**AIM OF THE EXERCISE:**
The records below hold a stretch from the line with "r11: IF F5 THEN G8" through the line with "safe_mode, disk_detected, update_required."; return exactly those lines, ends included, and nothing more.

····················

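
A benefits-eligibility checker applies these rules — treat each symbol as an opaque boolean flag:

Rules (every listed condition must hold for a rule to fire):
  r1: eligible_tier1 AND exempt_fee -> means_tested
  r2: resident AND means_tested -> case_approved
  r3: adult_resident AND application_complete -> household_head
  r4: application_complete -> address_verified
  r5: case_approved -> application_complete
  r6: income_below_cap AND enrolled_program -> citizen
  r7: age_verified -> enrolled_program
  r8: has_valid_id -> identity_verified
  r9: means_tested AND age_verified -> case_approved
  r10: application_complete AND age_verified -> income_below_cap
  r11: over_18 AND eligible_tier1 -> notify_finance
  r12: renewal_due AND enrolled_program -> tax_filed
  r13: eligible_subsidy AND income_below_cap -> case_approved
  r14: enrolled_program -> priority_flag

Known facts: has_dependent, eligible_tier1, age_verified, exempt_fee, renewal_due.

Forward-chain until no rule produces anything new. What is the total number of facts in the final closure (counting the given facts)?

14

Round 1 fires r1, r7, giving means_tested, enrolled_program.
Round 2 fires r9, r12, r14, giving case_approved, tax_filed, priority_flag.
Round 3 fires r5, giving application_complete.
Round 4 fires r4, r10, giving address_verified, income_below_cap.
Round 5 fires r6, giving citizen.
Closure: {address_verified, age_verified, application_complete, case_approved, citizen, eligible_tier1, enrolled_program, exempt_fee, has_dependent, income_below_cap, means_tested, priority_flag, renewal_due, tax_filed} — 14 facts.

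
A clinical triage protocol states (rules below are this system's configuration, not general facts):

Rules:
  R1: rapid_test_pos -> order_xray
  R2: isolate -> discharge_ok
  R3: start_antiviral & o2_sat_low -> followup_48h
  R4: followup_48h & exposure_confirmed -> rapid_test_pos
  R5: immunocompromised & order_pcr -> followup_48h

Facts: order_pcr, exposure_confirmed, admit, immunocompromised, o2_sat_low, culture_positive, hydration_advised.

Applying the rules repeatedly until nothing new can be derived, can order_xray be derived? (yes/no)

Round 1 — R5, derive followup_48h.
Round 2 — R4, derive rapid_test_pos.
Round 3 — R1, derive order_xray.
order_xray appears in round 3, so it is derivable.

yes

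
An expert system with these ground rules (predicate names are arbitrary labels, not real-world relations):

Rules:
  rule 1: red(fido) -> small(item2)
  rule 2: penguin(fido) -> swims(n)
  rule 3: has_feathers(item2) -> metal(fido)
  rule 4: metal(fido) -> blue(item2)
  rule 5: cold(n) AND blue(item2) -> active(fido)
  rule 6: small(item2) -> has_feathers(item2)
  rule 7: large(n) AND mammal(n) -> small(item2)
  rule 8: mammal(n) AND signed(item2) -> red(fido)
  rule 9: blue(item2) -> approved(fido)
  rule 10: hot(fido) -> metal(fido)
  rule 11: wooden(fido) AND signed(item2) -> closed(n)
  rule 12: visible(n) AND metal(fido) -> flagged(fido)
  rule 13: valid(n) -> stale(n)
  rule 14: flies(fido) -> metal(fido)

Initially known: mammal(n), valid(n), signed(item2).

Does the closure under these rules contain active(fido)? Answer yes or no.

Round 1: rule 8 [mammal(n) AND signed(item2) -> red(fido)]; rule 13 [valid(n) -> stale(n)]. New: red(fido), stale(n).
Round 2: rule 1 [red(fido) -> small(item2)]. New: small(item2).
Round 3: rule 6 [small(item2) -> has_feathers(item2)]. New: has_feathers(item2).
Round 4: rule 3 [has_feathers(item2) -> metal(fido)]. New: metal(fido).
Round 5: rule 4 [metal(fido) -> blue(item2)]. New: blue(item2).
Round 6: rule 9 [blue(item2) -> approved(fido)]. New: approved(fido).
Fixed point reached. active(fido) is concluded only by rule 5; rule 5 needs cold(n) (never derived).

no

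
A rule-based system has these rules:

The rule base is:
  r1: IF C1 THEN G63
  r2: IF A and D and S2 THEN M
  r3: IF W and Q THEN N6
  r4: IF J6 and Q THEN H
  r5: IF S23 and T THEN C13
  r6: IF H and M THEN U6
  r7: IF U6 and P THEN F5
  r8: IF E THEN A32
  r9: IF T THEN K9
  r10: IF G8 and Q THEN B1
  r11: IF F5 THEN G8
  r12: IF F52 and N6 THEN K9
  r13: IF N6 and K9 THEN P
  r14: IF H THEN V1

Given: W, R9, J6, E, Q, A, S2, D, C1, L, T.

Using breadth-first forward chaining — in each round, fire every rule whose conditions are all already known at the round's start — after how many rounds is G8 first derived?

4

Round 1: r1 [IF C1 THEN G63]; r2 [IF A and D and S2 THEN M]; r3 [IF W and Q THEN N6]; r4 [IF J6 and Q THEN H]; r8 [IF E THEN A32]; r9 [IF T THEN K9]. New: G63, M, N6, H, A32, K9.
Round 2: r6 [IF H and M THEN U6]; r13 [IF N6 and K9 THEN P]; r14 [IF H THEN V1]. New: U6, P, V1.
Round 3: r7 [IF U6 and P THEN F5]. New: F5.
Round 4: r11 [IF F5 THEN G8]. New: G8.
G8 first appears in round 4.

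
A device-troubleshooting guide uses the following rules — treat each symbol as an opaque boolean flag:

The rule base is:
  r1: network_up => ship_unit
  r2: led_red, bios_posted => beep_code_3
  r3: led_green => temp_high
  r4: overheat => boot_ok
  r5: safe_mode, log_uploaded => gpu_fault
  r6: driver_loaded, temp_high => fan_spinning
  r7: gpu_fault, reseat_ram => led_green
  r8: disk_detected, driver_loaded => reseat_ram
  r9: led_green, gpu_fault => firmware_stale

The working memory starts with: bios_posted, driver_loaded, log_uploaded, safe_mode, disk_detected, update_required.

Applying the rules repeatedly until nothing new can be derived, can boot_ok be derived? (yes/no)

no

[1] r5 [safe_mode, log_uploaded => gpu_fault]; r8 [disk_detected, driver_loaded => reseat_ram]. ⇒ new: gpu_fault, reseat_ram.
[2] r7 [gpu_fault, reseat_ram => led_green]. ⇒ new: led_green.
[3] r3 [led_green => temp_high]; r9 [led_green, gpu_fault => firmware_stale]. ⇒ new: temp_high, firmware_stale.
[4] r6 [driver_loaded, temp_high => fan_spinning]. ⇒ new: fan_spinning.
Fixed point reached. boot_ok is concluded only by r4; r4 needs overheat (never derived).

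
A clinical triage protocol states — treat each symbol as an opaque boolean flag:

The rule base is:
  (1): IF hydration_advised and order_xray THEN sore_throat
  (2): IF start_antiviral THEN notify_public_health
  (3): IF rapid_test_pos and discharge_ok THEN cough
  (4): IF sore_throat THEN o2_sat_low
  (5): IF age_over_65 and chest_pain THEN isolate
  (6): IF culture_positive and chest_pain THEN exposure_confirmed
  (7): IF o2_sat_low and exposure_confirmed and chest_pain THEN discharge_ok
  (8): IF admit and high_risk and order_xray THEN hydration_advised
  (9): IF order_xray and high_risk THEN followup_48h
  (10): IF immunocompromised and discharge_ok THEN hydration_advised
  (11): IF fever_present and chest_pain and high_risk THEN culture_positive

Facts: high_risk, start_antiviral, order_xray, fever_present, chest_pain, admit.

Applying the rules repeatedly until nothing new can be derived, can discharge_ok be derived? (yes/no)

yes

Round 1 fires (2), (8), (9), (11), giving notify_public_health, hydration_advised, followup_48h, culture_positive.
Round 2 fires (1), (6), giving sore_throat, exposure_confirmed.
Round 3 fires (4), giving o2_sat_low.
Round 4 fires (7), giving discharge_ok.
discharge_ok appears in round 4, so it is derivable.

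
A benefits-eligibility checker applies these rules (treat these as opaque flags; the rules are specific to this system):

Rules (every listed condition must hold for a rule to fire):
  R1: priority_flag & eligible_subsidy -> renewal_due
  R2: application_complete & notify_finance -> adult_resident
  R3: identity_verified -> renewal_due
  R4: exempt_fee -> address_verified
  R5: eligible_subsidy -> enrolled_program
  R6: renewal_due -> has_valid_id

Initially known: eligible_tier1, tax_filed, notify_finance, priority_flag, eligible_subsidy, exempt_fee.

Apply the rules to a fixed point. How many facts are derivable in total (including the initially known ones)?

10

[1] R1 [priority_flag & eligible_subsidy -> renewal_due]; R4 [exempt_fee -> address_verified]; R5 [eligible_subsidy -> enrolled_program]. ⇒ new: renewal_due, address_verified, enrolled_program.
[2] R6 [renewal_due -> has_valid_id]. ⇒ new: has_valid_id.
Closure: {address_verified, eligible_subsidy, eligible_tier1, enrolled_program, exempt_fee, has_valid_id, notify_finance, priority_flag, renewal_due, tax_filed} — 10 facts.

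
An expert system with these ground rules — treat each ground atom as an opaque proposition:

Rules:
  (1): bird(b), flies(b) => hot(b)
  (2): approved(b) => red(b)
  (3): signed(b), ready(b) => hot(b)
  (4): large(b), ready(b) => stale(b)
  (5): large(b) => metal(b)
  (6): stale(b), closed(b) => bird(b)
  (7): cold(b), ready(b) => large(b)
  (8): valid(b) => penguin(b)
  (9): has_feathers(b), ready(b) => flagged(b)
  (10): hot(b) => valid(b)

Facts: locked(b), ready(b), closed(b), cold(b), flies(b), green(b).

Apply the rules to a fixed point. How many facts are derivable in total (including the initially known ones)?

13

Round 1 — (7), derive large(b).
Round 2 — (4), (5), derive stale(b), metal(b).
Round 3 — (6), derive bird(b).
Round 4 — (1), derive hot(b).
Round 5 — (10), derive valid(b).
Round 6 — (8), derive penguin(b).
Closure: {bird(b), closed(b), cold(b), flies(b), green(b), hot(b), large(b), locked(b), metal(b), penguin(b), ready(b), stale(b), valid(b)} — 13 facts.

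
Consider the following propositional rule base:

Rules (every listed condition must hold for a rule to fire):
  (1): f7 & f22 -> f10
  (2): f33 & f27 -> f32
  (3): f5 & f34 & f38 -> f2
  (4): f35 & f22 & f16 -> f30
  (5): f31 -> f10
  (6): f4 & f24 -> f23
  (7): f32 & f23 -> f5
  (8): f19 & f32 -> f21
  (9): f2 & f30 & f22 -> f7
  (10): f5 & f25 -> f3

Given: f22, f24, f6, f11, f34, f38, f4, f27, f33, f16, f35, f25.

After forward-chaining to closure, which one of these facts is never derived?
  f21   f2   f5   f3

Round 1: (2) [f33 & f27 -> f32]; (4) [f35 & f22 & f16 -> f30]; (6) [f4 & f24 -> f23]. Adds f32, f30, f23.
Round 2: (7) [f32 & f23 -> f5]. Adds f5.
Round 3: (3) [f5 & f34 & f38 -> f2]; (10) [f5 & f25 -> f3]. Adds f2, f3.
Round 4: (9) [f2 & f30 & f22 -> f7]. Adds f7.
Round 5: (1) [f7 & f22 -> f10]. Adds f10.
Derived: f2 (round 3), f5 (round 2), f3 (round 3). f21 never appears in any round.

f21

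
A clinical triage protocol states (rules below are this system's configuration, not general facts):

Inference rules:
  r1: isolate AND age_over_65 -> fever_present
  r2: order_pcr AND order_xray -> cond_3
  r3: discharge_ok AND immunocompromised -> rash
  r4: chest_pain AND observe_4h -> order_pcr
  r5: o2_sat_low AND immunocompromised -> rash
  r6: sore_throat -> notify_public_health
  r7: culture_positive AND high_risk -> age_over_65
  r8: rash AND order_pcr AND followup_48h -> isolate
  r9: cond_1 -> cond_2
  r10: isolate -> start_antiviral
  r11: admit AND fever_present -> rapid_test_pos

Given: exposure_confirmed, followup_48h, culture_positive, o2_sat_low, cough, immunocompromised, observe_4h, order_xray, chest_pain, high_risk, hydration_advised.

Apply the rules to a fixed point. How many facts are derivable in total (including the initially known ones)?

[1] r4 [chest_pain AND observe_4h -> order_pcr]; r5 [o2_sat_low AND immunocompromised -> rash]; r7 [culture_positive AND high_risk -> age_over_65]. ⇒ new: order_pcr, rash, age_over_65.
[2] r2 [order_pcr AND order_xray -> cond_3]; r8 [rash AND order_pcr AND followup_48h -> isolate]. ⇒ new: cond_3, isolate.
[3] r1 [isolate AND age_over_65 -> fever_present]; r10 [isolate -> start_antiviral]. ⇒ new: fever_present, start_antiviral.
Closure: {age_over_65, chest_pain, cond_3, cough, culture_positive, exposure_confirmed, fever_present, followup_48h, high_risk, hydration_advised, immunocompromised, isolate, o2_sat_low, observe_4h, order_pcr, order_xray, rash, start_antiviral} — 18 facts.

18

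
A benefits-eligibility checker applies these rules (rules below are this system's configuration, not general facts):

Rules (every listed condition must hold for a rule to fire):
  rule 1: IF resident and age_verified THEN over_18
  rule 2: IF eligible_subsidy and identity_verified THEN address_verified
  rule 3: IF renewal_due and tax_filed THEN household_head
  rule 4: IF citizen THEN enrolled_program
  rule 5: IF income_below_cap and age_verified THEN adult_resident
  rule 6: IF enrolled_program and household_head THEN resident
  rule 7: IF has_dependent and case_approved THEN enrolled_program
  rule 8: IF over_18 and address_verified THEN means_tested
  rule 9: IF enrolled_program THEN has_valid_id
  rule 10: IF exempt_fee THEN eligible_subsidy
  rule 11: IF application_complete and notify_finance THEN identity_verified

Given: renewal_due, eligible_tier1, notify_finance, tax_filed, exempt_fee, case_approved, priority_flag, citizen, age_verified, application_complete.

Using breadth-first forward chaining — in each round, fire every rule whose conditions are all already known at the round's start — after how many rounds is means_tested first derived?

Round 1 fires rule 3, rule 4, rule 10, rule 11, giving household_head, enrolled_program, eligible_subsidy, identity_verified.
Round 2 fires rule 2, rule 6, rule 9, giving address_verified, resident, has_valid_id.
Round 3 fires rule 1, giving over_18.
Round 4 fires rule 8, giving means_tested.
means_tested first appears in round 4.

4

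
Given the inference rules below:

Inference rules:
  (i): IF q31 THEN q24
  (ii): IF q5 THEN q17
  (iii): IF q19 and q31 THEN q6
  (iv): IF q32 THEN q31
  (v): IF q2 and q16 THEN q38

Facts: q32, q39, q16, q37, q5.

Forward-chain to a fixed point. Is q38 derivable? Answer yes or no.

Round 1: (ii) [IF q5 THEN q17]; (iv) [IF q32 THEN q31]. Adds q17, q31.
Round 2: (i) [IF q31 THEN q24]. Adds q24.
Fixed point reached. q38 is concluded only by (v); (v) needs q2 (never derived).

no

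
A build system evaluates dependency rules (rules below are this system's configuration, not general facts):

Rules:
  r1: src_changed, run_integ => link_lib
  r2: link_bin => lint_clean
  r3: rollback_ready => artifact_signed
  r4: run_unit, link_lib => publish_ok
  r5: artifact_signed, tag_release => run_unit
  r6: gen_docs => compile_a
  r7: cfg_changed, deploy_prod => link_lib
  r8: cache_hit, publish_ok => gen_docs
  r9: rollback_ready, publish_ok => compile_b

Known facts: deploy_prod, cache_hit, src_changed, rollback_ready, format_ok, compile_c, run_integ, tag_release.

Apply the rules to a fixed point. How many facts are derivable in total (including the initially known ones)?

15

Round 1 — r1, r3, derive link_lib, artifact_signed.
Round 2 — r5, derive run_unit.
Round 3 — r4, derive publish_ok.
Round 4 — r8, r9, derive gen_docs, compile_b.
Round 5 — r6, derive compile_a.
Closure: {artifact_signed, cache_hit, compile_a, compile_b, compile_c, deploy_prod, format_ok, gen_docs, link_lib, publish_ok, rollback_ready, run_integ, run_unit, src_changed, tag_release} — 15 facts.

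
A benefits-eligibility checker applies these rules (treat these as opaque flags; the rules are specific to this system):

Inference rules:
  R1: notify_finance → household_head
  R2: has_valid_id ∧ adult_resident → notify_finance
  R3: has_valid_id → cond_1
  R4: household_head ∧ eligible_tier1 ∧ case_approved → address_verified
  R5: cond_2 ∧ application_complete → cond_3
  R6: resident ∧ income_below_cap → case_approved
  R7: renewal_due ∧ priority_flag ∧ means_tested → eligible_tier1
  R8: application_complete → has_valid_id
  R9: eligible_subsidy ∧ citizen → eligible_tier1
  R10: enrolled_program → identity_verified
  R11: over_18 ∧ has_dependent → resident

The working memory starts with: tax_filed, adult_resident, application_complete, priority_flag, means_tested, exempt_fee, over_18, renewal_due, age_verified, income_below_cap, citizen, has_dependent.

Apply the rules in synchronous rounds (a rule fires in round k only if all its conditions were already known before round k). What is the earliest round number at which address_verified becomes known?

[1] R7 [renewal_due ∧ priority_flag ∧ means_tested → eligible_tier1]; R8 [application_complete → has_valid_id]; R11 [over_18 ∧ has_dependent → resident]. ⇒ new: eligible_tier1, has_valid_id, resident.
[2] R2 [has_valid_id ∧ adult_resident → notify_finance]; R3 [has_valid_id → cond_1]; R6 [resident ∧ income_below_cap → case_approved]. ⇒ new: notify_finance, cond_1, case_approved.
[3] R1 [notify_finance → household_head]. ⇒ new: household_head.
[4] R4 [household_head ∧ eligible_tier1 ∧ case_approved → address_verified]. ⇒ new: address_verified.
address_verified first appears in round 4.

4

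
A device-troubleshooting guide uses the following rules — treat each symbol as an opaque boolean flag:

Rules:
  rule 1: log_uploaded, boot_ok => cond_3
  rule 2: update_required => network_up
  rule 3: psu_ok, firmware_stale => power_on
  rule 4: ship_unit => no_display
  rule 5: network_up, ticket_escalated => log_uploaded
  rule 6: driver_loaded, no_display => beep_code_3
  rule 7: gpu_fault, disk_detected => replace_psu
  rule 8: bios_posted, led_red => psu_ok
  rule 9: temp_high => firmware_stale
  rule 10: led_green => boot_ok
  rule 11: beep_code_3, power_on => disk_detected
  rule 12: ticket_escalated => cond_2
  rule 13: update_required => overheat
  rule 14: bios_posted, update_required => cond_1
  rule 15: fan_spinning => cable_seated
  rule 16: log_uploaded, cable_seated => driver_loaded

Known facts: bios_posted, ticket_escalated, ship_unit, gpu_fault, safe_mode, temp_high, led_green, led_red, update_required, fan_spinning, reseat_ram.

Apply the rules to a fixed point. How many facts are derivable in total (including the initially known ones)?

27

Round 1 fires rule 2, rule 4, rule 8, rule 9, rule 10, rule 12, rule 13, rule 14, rule 15, giving network_up, no_display, psu_ok, firmware_stale, boot_ok, cond_2, overheat, cond_1, cable_seated.
Round 2 fires rule 3, rule 5, giving power_on, log_uploaded.
Round 3 fires rule 1, rule 16, giving cond_3, driver_loaded.
Round 4 fires rule 6, giving beep_code_3.
Round 5 fires rule 11, giving disk_detected.
Round 6 fires rule 7, giving replace_psu.
Closure: {beep_code_3, bios_posted, boot_ok, cable_seated, cond_1, cond_2, cond_3, disk_detected, driver_loaded, fan_spinning, firmware_stale, gpu_fault, led_green, led_red, log_uploaded, network_up, no_display, overheat, power_on, psu_ok, replace_psu, reseat_ram, safe_mode, ship_unit, temp_high, ticket_escalated, update_required} — 27 facts.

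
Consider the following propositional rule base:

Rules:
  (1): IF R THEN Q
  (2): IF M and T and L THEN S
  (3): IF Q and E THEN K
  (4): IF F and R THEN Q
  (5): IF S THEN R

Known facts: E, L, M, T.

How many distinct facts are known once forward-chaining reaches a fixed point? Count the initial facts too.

Round 1 fires (2), giving S.
Round 2 fires (5), giving R.
Round 3 fires (1), giving Q.
Round 4 fires (3), giving K.
Closure: {E, K, L, M, Q, R, S, T} — 8 facts.

8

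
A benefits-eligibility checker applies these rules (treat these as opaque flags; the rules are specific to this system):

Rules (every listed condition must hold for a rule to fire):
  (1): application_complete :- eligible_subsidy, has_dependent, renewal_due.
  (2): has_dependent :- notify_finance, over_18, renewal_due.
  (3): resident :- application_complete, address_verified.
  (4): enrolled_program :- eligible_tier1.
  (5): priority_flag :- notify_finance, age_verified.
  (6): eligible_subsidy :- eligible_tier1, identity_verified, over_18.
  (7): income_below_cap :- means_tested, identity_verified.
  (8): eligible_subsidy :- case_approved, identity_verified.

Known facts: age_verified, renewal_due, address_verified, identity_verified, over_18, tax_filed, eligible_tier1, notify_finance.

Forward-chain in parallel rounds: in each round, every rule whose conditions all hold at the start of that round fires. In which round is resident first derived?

Round 1: (2) [has_dependent :- notify_finance, over_18, renewal_due.]; (4) [enrolled_program :- eligible_tier1.]; (5) [priority_flag :- notify_finance, age_verified.]; (6) [eligible_subsidy :- eligible_tier1, identity_verified, over_18.]. New: has_dependent, enrolled_program, priority_flag, eligible_subsidy.
Round 2: (1) [application_complete :- eligible_subsidy, has_dependent, renewal_due.]. New: application_complete.
Round 3: (3) [resident :- application_complete, address_verified.]. New: resident.
resident first appears in round 3.

3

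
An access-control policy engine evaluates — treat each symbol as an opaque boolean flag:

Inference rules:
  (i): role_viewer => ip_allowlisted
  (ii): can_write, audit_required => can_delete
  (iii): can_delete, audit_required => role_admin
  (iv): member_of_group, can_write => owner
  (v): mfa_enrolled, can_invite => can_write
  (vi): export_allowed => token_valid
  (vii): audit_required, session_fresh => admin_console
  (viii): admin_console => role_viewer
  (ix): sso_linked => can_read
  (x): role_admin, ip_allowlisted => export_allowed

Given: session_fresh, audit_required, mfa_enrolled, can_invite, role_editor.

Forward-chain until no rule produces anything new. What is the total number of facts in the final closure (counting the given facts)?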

····················

**TASK RESPONSE:**
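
  r11: IF F5 THEN G8
  r12: IF F52 and N6 THEN K9
  r13: IF N6 and K9 THEN P
  r14: IF H THEN V1

Given: W, R9, J6, E, Q, A, S2, D, C1, L, T.

Using breadth-first forward chaining — in each round, fire every rule whose conditions are all already known at the round's start — after how many rounds is G8 first derived?

4

Round 1: r1 [IF C1 THEN G63]; r2 [IF A and D and S2 THEN M]; r3 [IF W and Q THEN N6]; r4 [IF J6 and Q THEN H]; r8 [IF E THEN A32]; r9 [IF T THEN K9]. New: G63, M, N6, H, A32, K9.
Round 2: r6 [IF H and M THEN U6]; r13 [IF N6 and K9 THEN P]; r14 [IF H THEN V1]. New: U6, P, V1.
Round 3: r7 [IF U6 and P THEN F5]. New: F5.
Round 4: r11 [IF F5 THEN G8]. New: G8.
G8 first appears in round 4.

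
A device-troubleshooting guide uses the following rules — treat each symbol as an opaque boolean flag:

The rule base is:
  r1: network_up => ship_unit
  r2: led_red, bios_posted => beep_code_3
  r3: led_green => temp_high
  r4: overheat => boot_ok
  r5: safe_mode, log_uploaded => gpu_fault
  r6: driver_loaded, temp_high => fan_spinning
  r7: gpu_fault, reseat_ram => led_green
  r8: disk_detected, driver_loaded => reseat_ram
  r9: led_green, gpu_fault => firmware_stale

The working memory starts with: bios_posted, driver_loaded, log_uploaded, safe_mode, disk_detected, update_required.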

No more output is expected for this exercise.